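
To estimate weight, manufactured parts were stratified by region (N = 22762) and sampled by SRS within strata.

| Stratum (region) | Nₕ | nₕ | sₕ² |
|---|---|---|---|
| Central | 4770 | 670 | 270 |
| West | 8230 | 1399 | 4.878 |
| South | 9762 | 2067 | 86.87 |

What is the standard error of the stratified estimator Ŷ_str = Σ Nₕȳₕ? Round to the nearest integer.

Var(Ŷ_str) = Σₕ Nₕ²(1 − fₕ)sₕ²/nₕ.
Central: 4770²·(1 − 670/4770)·270/670 = 7.8811791 × 10^6.
West: 8230²·(1 − 1399/8230)·4.878/1399 = 196023.53.
South: 9762²·(1 − 2067/9762)·86.87/2067 = 3.1570159 × 10^6.
Sum = 1.1234219 × 10^7.
SE = √(1.1234219 × 10^7) = 3352.

3352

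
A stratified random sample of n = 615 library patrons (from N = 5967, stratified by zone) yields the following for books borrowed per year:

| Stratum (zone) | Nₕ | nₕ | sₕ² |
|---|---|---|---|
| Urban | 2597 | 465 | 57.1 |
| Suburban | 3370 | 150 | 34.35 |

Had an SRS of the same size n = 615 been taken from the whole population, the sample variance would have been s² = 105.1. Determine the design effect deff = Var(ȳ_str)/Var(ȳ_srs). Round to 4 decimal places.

0.5799

Var(ȳ_str) = Σ Wₕ²(1−fₕ)sₕ²/nₕ with Wₕ = Nₕ/5967:
  Urban: (2597/5967)²·(1−465/2597)·57.1/465 = 0.019095465
  Suburban: (3370/5967)²·(1−150/3370)·34.35/150 = 0.069792568
  → Var(ȳ_str) = 0.088888033.
Var(ȳ_srs) = (1 − 615/5967)·105.1/615 = 0.15328077.
deff = 0.088888033 / 0.15328077 = 0.5799.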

§ **Work required**:
Please retype all of the data above exactly as it appears.

§ **Finished task**:
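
To estimate weight, manufactured parts were stratified by region (N = 22762) and sampled by SRS within strata.

| Stratum (region) | Nₕ | nₕ | sₕ² |
|---|---|---|---|
| Central | 4770 | 670 | 270 |
| West | 8230 | 1399 | 4.878 |
| South | 9762 | 2067 | 86.87 |

What is the standard error of the stratified estimator Ŷ_str = Σ Nₕȳₕ? Round to the nearest integer.

Var(Ŷ_str) = Σₕ Nₕ²(1 − fₕ)sₕ²/nₕ.
Central: 4770²·(1 − 670/4770)·270/670 = 7.8811791 × 10^6.
West: 8230²·(1 − 1399/8230)·4.878/1399 = 196023.53.
South: 9762²·(1 − 2067/9762)·86.87/2067 = 3.1570159 × 10^6.
Sum = 1.1234219 × 10^7.
SE = √(1.1234219 × 10^7) = 3352.

3352

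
A stratified random sample of n = 615 library patrons (from N = 5967, stratified by zone) yields the following for books borrowed per year:

| Stratum (zone) | Nₕ | nₕ | sₕ² |
|---|---|---|---|
| Urban | 2597 | 465 | 57.1 |
| Suburban | 3370 | 150 | 34.35 |

Had an SRS of the same size n = 615 been taken from the whole population, the sample variance would have been s² = 105.1. Determine the design effect deff = Var(ȳ_str)/Var(ȳ_srs). Round to 4 decimal places.

0.5799

Var(ȳ_str) = Σ Wₕ²(1−fₕ)sₕ²/nₕ with Wₕ = Nₕ/5967:
  Urban: (2597/5967)²·(1−465/2597)·57.1/465 = 0.019095465
  Suburban: (3370/5967)²·(1−150/3370)·34.35/150 = 0.069792568
  → Var(ȳ_str) = 0.088888033.
Var(ȳ_srs) = (1 − 615/5967)·105.1/615 = 0.15328077.
deff = 0.088888033 / 0.15328077 = 0.5799.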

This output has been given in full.